◆ **TASK DESCRIPTION**:
From the entries below, list each line with "rewritten".

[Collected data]
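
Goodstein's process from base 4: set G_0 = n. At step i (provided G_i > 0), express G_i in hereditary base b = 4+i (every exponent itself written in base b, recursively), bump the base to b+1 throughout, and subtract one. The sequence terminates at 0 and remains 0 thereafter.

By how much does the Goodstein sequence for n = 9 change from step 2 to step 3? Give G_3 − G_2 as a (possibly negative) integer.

0

G_0 = 9. HB_4(9) = 2·4 + 1. Bump = 11. G_1 = 10.
G_1 = 10. HB_5(10) = 2·5. Bump = 12. G_2 = 11.
G_2 = 11. HB_6(11) = 6 + 5. Bump = 12. G_3 = 11.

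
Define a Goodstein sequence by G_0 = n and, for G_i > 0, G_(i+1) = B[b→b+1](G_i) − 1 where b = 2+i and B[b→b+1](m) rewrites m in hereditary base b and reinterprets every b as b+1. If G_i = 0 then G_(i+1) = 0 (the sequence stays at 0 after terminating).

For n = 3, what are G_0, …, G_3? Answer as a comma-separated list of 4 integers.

3, 3, 3, 2

base 2: 3 = 2 + 1; at 3: 3 + 1 = 4; next = 3
base 3: 3 = 3; at 4: 4 = 4; next = 3
base 4: 3 = 3; at 5: 3 = 3; next = 2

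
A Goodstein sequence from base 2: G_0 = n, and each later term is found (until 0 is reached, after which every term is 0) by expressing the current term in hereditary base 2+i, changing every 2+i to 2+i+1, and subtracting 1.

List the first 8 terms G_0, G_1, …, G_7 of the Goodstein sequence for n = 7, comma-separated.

7, 30, 259, 3127, 46657, 823543, 16777215, 37665879

7 —HB2→ 2^2 + 2 + 1 —bump→ 3^3 + 3 + 1 = 31 —(−1)→ 30
30 —HB3→ 3^3 + 3 —bump→ 4^4 + 4 = 260 —(−1)→ 259
259 —HB4→ 4^4 + 3 —bump→ 5^5 + 3 = 3128 —(−1)→ 3127
3127 —HB5→ 5^5 + 2 —bump→ 6^6 + 2 = 46658 —(−1)→ 46657
46657 —HB6→ 6^6 + 1 —bump→ 7^7 + 1 = 823544 —(−1)→ 823543
823543 —HB7→ 7^7 —bump→ 8^8 = 16777216 —(−1)→ 16777215
16777215 —HB8→ 7·8^7 + 7·8^6 + 7·8^5 + 7·8^4 + 7·8^3 + 7·8^2 + 7·8 + 7 —bump→ 7·9^7 + 7·9^6 + 7·9^5 + 7·9^4 + 7·9^3 + 7·9^2 + 7·9 + 7 = 37665880 —(−1)→ 37665879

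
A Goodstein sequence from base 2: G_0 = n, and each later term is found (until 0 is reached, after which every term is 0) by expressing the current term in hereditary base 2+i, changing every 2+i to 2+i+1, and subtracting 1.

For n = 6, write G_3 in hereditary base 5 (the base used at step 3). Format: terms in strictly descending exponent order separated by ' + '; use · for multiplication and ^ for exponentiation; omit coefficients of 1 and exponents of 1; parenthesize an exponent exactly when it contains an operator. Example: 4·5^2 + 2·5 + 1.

[0] 6 ≡ 2^2 + 2 (base 2). Lift 3: 30. −1: 29.
[1] 29 ≡ 3^3 + 2 (base 3). Lift 4: 258. −1: 257.
[2] 257 ≡ 4^4 + 1 (base 4). Lift 5: 3126. −1: 3125.
[3] 3125 ≡ 5^5 (base 5). Lift 6: 46656. −1: 46655.

5^5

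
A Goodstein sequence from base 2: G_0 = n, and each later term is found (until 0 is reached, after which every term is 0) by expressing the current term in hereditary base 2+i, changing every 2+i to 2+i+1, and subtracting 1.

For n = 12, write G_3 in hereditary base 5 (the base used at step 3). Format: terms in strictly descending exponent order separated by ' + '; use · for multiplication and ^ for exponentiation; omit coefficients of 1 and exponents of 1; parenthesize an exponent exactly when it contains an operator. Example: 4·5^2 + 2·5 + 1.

5^(5 + 1) + 2·5^2 + 2·5

[0] 12 ≡ 2^(2 + 1) + 2^2 (base 2). Lift 3: 108. −1: 107.
[1] 107 ≡ 3^(3 + 1) + 2·3^2 + 2·3 + 2 (base 3). Lift 4: 1066. −1: 1065.
[2] 1065 ≡ 4^(4 + 1) + 2·4^2 + 2·4 + 1 (base 4). Lift 5: 15686. −1: 15685.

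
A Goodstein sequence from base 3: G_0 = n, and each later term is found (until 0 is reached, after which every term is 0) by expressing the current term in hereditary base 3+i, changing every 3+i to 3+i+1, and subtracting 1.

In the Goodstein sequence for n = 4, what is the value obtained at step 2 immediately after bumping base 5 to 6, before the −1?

4

[0] 4 ≡ 3 + 1 (base 3). Lift 4: 5. −1: 4.
[1] 4 ≡ 4 (base 4). Lift 5: 5. −1: 4.
[2] 4 ≡ 4 (base 5). Lift 6: 4. −1: 3.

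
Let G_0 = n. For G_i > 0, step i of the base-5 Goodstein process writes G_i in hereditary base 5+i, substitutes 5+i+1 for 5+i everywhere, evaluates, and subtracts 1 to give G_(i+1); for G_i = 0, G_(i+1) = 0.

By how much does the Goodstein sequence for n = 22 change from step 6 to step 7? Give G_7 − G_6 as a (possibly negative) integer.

2

base 5: 22 = 4·5 + 2; at 6: 4·6 + 2 = 26; next = 25
base 6: 25 = 4·6 + 1; at 7: 4·7 + 1 = 29; next = 28
base 7: 28 = 4·7; at 8: 4·8 = 32; next = 31
base 8: 31 = 3·8 + 7; at 9: 3·9 + 7 = 34; next = 33
base 9: 33 = 3·9 + 6; at 10: 3·10 + 6 = 36; next = 35
base 10: 35 = 3·10 + 5; at 11: 3·11 + 5 = 38; next = 37
base 11: 37 = 3·11 + 4; at 12: 3·12 + 4 = 40; next = 39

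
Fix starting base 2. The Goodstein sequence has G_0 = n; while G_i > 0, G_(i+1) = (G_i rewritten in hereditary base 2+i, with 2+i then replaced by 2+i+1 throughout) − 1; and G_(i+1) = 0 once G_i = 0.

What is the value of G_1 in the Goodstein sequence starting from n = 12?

i=0: 12 = 2^(2 + 1) + 2^2 (b=2); 2→3: 3^(3 + 1) + 3^3 = 108; 108−1 = 107
i=1: 107 = 3^(3 + 1) + 2·3^2 + 2·3 + 2 (b=3); 3→4: 4^(4 + 1) + 2·4^2 + 2·4 + 2 = 1066; 1066−1 = 1065

107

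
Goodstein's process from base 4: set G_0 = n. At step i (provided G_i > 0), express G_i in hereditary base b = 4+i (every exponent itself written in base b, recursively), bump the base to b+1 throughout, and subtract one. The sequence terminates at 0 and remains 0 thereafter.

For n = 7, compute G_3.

7

G_0=7  [base 4] 4 + 3  →[4↦5]→  5 + 3 = 8  −1 ⇒ G_1=7
G_1=7  [base 5] 5 + 2  →[5↦6]→  6 + 2 = 8  −1 ⇒ G_2=7
G_2=7  [base 6] 6 + 1  →[6↦7]→  7 + 1 = 8  −1 ⇒ G_3=7
G_3=7  [base 7] 7  →[7↦8]→  8 = 8  −1 ⇒ G_4=7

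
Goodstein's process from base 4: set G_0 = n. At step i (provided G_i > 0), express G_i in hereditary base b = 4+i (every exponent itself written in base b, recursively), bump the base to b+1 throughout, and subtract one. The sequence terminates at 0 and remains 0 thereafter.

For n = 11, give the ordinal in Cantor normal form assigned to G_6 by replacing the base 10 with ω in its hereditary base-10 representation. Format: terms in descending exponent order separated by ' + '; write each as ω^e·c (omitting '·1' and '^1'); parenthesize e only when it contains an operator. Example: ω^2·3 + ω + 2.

ω + 5

(0) 11|_4 = 2·4 + 3 ↦ 2·5 + 3|_5 = 13 ⇒ 12
(1) 12|_5 = 2·5 + 2 ↦ 2·6 + 2|_6 = 14 ⇒ 13
(2) 13|_6 = 2·6 + 1 ↦ 2·7 + 1|_7 = 15 ⇒ 14
(3) 14|_7 = 2·7 ↦ 2·8|_8 = 16 ⇒ 15
(4) 15|_8 = 8 + 7 ↦ 9 + 7|_9 = 16 ⇒ 15
(5) 15|_9 = 9 + 6 ↦ 10 + 6|_10 = 16 ⇒ 15
(6) 15|_10 = 10 + 5 ↦ 11 + 5|_11 = 16 ⇒ 15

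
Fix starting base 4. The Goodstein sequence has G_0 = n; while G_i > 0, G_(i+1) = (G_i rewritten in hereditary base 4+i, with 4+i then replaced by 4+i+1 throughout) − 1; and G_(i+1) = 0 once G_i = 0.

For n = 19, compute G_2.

base 4: 19 = 4^2 + 3; at 5: 5^2 + 3 = 28; next = 27
base 5: 27 = 5^2 + 2; at 6: 6^2 + 2 = 38; next = 37
base 6: 37 = 6^2 + 1; at 7: 7^2 + 1 = 50; next = 49

37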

◆ **YOUR SOLUTION**:
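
Fix starting base 2. The Goodstein sequence has G_0 = n; while G_i > 0, G_(i+1) = (G_i rewritten in hereditary base 2+i, with 2+i then replaced by 2+i+1 throughout) − 1; and G_(i+1) = 0 once G_i = 0.
Fix starting base 4. The Goodstein sequence has G_0 = n; while G_i > 0, G_(i+1) = (G_i rewritten in hereditary base 4+i, with 4+i then replaced by 4+i+1 throughout) − 1; and G_(i+1) = 0 once G_i = 0.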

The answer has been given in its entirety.